What is expected — Only one stretch of the listing below is wanted: every line from the first to the line containing "5. Otherwise add", set down exactly.

-- Exercise materials follows --

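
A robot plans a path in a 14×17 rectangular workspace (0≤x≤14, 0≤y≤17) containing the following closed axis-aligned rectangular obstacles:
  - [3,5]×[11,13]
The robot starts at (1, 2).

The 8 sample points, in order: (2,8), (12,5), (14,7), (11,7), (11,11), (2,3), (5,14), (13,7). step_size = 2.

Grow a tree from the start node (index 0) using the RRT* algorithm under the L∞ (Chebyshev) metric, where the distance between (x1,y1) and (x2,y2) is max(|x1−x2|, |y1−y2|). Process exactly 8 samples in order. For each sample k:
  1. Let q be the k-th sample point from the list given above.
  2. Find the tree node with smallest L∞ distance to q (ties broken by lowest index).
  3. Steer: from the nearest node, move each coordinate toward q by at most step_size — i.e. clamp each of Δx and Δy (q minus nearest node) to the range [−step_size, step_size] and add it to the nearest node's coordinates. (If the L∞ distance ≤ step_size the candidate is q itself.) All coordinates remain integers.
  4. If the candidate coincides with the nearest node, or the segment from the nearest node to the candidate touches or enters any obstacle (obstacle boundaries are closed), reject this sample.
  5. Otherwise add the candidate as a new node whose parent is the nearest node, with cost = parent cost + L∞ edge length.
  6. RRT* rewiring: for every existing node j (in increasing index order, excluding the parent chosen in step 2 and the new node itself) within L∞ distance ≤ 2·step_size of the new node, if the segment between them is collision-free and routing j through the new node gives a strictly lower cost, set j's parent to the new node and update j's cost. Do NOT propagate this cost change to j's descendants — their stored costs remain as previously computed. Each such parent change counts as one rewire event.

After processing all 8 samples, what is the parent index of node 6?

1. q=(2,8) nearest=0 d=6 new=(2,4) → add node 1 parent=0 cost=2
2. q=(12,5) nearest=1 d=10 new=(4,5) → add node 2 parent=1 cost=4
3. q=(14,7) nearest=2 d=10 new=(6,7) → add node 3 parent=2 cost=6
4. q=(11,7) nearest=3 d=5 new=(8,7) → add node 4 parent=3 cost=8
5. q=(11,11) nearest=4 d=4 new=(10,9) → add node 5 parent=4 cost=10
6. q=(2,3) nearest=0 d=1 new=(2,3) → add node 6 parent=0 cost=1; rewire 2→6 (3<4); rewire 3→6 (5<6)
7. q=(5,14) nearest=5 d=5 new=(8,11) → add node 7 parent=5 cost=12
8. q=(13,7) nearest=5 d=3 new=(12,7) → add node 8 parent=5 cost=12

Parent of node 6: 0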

-- Exercise materials concluded --

Response area —
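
A robot plans a path in a 14×17 rectangular workspace (0≤x≤14, 0≤y≤17) containing the following closed axis-aligned rectangular obstacles:
  - [3,5]×[11,13]
The robot starts at (1, 2).

The 8 sample points, in order: (2,8), (12,5), (14,7), (11,7), (11,11), (2,3), (5,14), (13,7). step_size = 2.

Grow a tree from the start node (index 0) using the RRT* algorithm under the L∞ (Chebyshev) metric, where the distance between (x1,y1) and (x2,y2) is max(|x1−x2|, |y1−y2|). Process exactly 8 samples in order. For each sample k:
  1. Let q be the k-th sample point from the list given above.
  2. Find the tree node with smallest L∞ distance to q (ties broken by lowest index).
  3. Steer: from the nearest node, move each coordinate toward q by at most step_size — i.e. clamp each of Δx and Δy (q minus nearest node) to the range [−step_size, step_size] and add it to the nearest node's coordinates. (If the L∞ distance ≤ step_size the candidate is q itself.) All coordinates remain integers.
  4. If the candidate coincides with the nearest node, or the segment from the nearest node to the candidate touches or enters any obstacle (obstacle boundaries are closed), reject this sample.
  5. Otherwise add the candidate as a new node whose parent is the nearest node, with cost = parent cost + L∞ edge length.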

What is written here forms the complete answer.